HOW TO COMPLETE THIS TASK: No line of the records may be dropped; print them all again exactly.

PROVIDED RECORDS:
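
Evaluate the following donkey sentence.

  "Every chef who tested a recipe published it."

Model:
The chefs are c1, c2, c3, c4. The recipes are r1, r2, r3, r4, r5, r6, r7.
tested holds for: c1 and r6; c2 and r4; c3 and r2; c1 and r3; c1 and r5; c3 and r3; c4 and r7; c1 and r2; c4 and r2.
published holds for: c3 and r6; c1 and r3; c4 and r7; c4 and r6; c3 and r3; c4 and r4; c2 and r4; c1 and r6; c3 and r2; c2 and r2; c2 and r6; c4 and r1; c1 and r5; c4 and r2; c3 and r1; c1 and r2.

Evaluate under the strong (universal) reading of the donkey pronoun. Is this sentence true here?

"it" takes "a recipe" as antecedent — a donkey pronoun bound across the clause boundary.
Strong reading: for every (c,r) with tested(c,r), published(c,r).
Restrictor pairs: (c1,r2) ✓  (c1,r3) ✓  (c1,r5) ✓  (c1,r6) ✓  (c2,r4) ✓  (c3,r2) ✓  (c3,r3) ✓  (c4,r2) ✓  (c4,r7) ✓
Every restrictor pair satisfies the scope.

True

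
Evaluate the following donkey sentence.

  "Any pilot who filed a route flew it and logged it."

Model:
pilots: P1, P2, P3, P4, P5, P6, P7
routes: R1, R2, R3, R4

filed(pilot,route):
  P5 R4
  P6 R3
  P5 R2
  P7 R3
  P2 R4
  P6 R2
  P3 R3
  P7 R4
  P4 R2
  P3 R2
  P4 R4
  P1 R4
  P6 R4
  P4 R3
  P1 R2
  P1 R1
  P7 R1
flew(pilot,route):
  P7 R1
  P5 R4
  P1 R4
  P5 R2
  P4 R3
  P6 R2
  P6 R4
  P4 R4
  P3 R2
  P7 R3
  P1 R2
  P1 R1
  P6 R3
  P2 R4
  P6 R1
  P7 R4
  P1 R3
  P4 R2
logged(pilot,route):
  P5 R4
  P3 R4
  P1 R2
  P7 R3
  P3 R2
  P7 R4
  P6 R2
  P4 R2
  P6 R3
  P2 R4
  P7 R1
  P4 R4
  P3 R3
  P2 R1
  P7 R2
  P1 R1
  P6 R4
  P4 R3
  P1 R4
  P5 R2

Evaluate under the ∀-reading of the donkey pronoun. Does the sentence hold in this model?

False

"it" takes "a route" as antecedent — a donkey pronoun bound across the clause boundary.
Strong reading: for every (p,r) with filed(p,r), flew(p,r) ∧ logged(p,r).
Restrictor pairs: (P1,R1) ✓  (P1,R2) ✓  (P1,R4) ✓  (P2,R4) ✓  (P3,R2) ✓  (P3,R3) ✗  (P4,R2) ✓  (P4,R3) ✓  (P4,R4) ✓  (P5,R2) ✓  (P5,R4) ✓  (P6,R2) ✓  (P6,R3) ✓  (P6,R4) ✓  (P7,R1) ✓  (P7,R3) ✓  (P7,R4) ✓
Counterexample: (P3,R3) is in filed but fails the scope.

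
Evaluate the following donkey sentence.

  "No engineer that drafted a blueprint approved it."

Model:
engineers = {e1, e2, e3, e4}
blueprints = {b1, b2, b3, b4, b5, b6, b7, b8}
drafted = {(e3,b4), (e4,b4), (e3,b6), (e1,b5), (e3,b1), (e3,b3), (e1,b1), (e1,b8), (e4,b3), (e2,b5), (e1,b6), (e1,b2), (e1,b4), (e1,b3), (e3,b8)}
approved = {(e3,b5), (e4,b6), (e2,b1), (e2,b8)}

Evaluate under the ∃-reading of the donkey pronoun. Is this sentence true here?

"it" takes "a blueprint" as antecedent — a donkey pronoun bound across the clause boundary.
Truth condition: for no (e,b) with drafted(e,b) does approved(e,b) hold.
Restrictor pairs — does the scope hold? (e1,b1):fails  (e1,b2):fails  (e1,b3):fails  (e1,b4):fails  (e1,b5):fails  (e1,b6):fails  (e1,b8):fails  (e2,b5):fails  (e3,b1):fails  (e3,b3):fails  (e3,b4):fails  (e3,b6):fails  (e3,b8):fails  (e4,b3):fails  (e4,b4):fails
Scope holds for no restrictor pair, so the sentence is true.

True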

TASK RESPONSE:
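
Evaluate the following donkey sentence.

  "Every chef who tested a recipe published it."

Model:
The chefs are c1, c2, c3, c4. The recipes are r1, r2, r3, r4, r5, r6, r7.
tested holds for: c1 and r6; c2 and r4; c3 and r2; c1 and r3; c1 and r5; c3 and r3; c4 and r7; c1 and r2; c4 and r2.
published holds for: c3 and r6; c1 and r3; c4 and r7; c4 and r6; c3 and r3; c4 and r4; c2 and r4; c1 and r6; c3 and r2; c2 and r2; c2 and r6; c4 and r1; c1 and r5; c4 and r2; c3 and r1; c1 and r2.

Evaluate under the strong (universal) reading of the donkey pronoun. Is this sentence true here?

"it" takes "a recipe" as antecedent — a donkey pronoun bound across the clause boundary.
Strong reading: for every (c,r) with tested(c,r), published(c,r).
Restrictor pairs: (c1,r2) ✓  (c1,r3) ✓  (c1,r5) ✓  (c1,r6) ✓  (c2,r4) ✓  (c3,r2) ✓  (c3,r3) ✓  (c4,r2) ✓  (c4,r7) ✓
Every restrictor pair satisfies the scope.

True

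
Evaluate the following donkey sentence.

  "Any pilot who filed a route flew it and logged it."

Model:
pilots: P1, P2, P3, P4, P5, P6, P7
routes: R1, R2, R3, R4

filed(pilot,route):
  P5 R4
  P6 R3
  P5 R2
  P7 R3
  P2 R4
  P6 R2
  P3 R3
  P7 R4
  P4 R2
  P3 R2
  P4 R4
  P1 R4
  P6 R4
  P4 R3
  P1 R2
  P1 R1
  P7 R1
flew(pilot,route):
  P7 R1
  P5 R4
  P1 R4
  P5 R2
  P4 R3
  P6 R2
  P6 R4
  P4 R4
  P3 R2
  P7 R3
  P1 R2
  P1 R1
  P6 R3
  P2 R4
  P6 R1
  P7 R4
  P1 R3
  P4 R2
logged(pilot,route):
  P5 R4
  P3 R4
  P1 R2
  P7 R3
  P3 R2
  P7 R4
  P6 R2
  P4 R2
  P6 R3
  P2 R4
  P7 R1
  P4 R4
  P3 R3
  P2 R1
  P7 R2
  P1 R1
  P6 R4
  P4 R3
  P1 R4
  P5 R2

Evaluate under the ∀-reading of the donkey pronoun. Does the sentence hold in this model?

False

"it" takes "a route" as antecedent — a donkey pronoun bound across the clause boundary.
Strong reading: for every (p,r) with filed(p,r), flew(p,r) ∧ logged(p,r).
Restrictor pairs: (P1,R1) ✓  (P1,R2) ✓  (P1,R4) ✓  (P2,R4) ✓  (P3,R2) ✓  (P3,R3) ✗  (P4,R2) ✓  (P4,R3) ✓  (P4,R4) ✓  (P5,R2) ✓  (P5,R4) ✓  (P6,R2) ✓  (P6,R3) ✓  (P6,R4) ✓  (P7,R1) ✓  (P7,R3) ✓  (P7,R4) ✓
Counterexample: (P3,R3) is in filed but fails the scope.

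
Evaluate the following donkey sentence.

  "No engineer that drafted a blueprint approved it."

Model:
engineers = {e1, e2, e3, e4}
blueprints = {b1, b2, b3, b4, b5, b6, b7, b8}
drafted = {(e3,b4), (e4,b4), (e3,b6), (e1,b5), (e3,b1), (e3,b3), (e1,b1), (e1,b8), (e4,b3), (e2,b5), (e1,b6), (e1,b2), (e1,b4), (e1,b3), (e3,b8)}
approved = {(e3,b5), (e4,b6), (e2,b1), (e2,b8)}

Evaluate under the ∃-reading of the donkey pronoun. Is this sentence true here?

"it" takes "a blueprint" as antecedent — a donkey pronoun bound across the clause boundary.
Truth condition: for no (e,b) with drafted(e,b) does approved(e,b) hold.
Restrictor pairs — does the scope hold? (e1,b1):fails  (e1,b2):fails  (e1,b3):fails  (e1,b4):fails  (e1,b5):fails  (e1,b6):fails  (e1,b8):fails  (e2,b5):fails  (e3,b1):fails  (e3,b3):fails  (e3,b4):fails  (e3,b6):fails  (e3,b8):fails  (e4,b3):fails  (e4,b4):fails
Scope holds for no restrictor pair, so the sentence is true.

True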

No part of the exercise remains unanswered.